(Stored items)

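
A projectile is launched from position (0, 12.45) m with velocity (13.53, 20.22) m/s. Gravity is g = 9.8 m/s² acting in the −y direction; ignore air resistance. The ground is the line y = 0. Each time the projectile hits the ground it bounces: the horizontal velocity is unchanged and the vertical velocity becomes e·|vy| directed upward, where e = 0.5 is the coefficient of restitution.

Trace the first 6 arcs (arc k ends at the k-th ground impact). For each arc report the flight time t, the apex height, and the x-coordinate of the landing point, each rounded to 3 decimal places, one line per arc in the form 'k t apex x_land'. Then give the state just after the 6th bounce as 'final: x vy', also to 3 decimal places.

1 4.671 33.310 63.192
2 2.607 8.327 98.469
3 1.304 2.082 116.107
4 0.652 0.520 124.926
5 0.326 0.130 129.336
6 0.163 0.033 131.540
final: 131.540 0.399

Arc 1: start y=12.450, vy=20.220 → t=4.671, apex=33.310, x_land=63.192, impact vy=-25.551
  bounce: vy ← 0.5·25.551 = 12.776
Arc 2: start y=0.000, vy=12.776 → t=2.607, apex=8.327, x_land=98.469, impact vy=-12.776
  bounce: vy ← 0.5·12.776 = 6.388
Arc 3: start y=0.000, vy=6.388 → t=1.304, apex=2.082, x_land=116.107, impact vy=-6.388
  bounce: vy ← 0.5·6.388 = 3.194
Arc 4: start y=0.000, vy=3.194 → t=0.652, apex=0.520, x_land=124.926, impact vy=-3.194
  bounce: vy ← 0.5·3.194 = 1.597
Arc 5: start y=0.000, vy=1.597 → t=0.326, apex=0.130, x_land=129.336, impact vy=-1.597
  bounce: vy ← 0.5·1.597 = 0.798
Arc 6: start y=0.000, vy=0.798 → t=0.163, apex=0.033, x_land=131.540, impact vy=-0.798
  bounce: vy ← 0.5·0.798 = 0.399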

**TO DO:** Copy every line of the data above exactly.

**SOLUTION TO THIS EXERCISE:**
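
A projectile is launched from position (0, 12.45) m with velocity (13.53, 20.22) m/s. Gravity is g = 9.8 m/s² acting in the −y direction; ignore air resistance. The ground is the line y = 0. Each time the projectile hits the ground it bounces: the horizontal velocity is unchanged and the vertical velocity becomes e·|vy| directed upward, where e = 0.5 is the coefficient of restitution.

Trace the first 6 arcs (arc k ends at the k-th ground impact). For each arc report the flight time t, the apex height, and the x-coordinate of the landing point, each rounded to 3 decimal places, one line per arc in the form 'k t apex x_land'. Then give the state just after the 6th bounce as 'final: x vy', also to 3 decimal places.

1 4.671 33.310 63.192
2 2.607 8.327 98.469
3 1.304 2.082 116.107
4 0.652 0.520 124.926
5 0.326 0.130 129.336
6 0.163 0.033 131.540
final: 131.540 0.399

Arc 1: start y=12.450, vy=20.220 → t=4.671, apex=33.310, x_land=63.192, impact vy=-25.551
  bounce: vy ← 0.5·25.551 = 12.776
Arc 2: start y=0.000, vy=12.776 → t=2.607, apex=8.327, x_land=98.469, impact vy=-12.776
  bounce: vy ← 0.5·12.776 = 6.388
Arc 3: start y=0.000, vy=6.388 → t=1.304, apex=2.082, x_land=116.107, impact vy=-6.388
  bounce: vy ← 0.5·6.388 = 3.194
Arc 4: start y=0.000, vy=3.194 → t=0.652, apex=0.520, x_land=124.926, impact vy=-3.194
  bounce: vy ← 0.5·3.194 = 1.597
Arc 5: start y=0.000, vy=1.597 → t=0.326, apex=0.130, x_land=129.336, impact vy=-1.597
  bounce: vy ← 0.5·1.597 = 0.798
Arc 6: start y=0.000, vy=0.798 → t=0.163, apex=0.033, x_land=131.540, impact vy=-0.798
  bounce: vy ← 0.5·0.798 = 0.399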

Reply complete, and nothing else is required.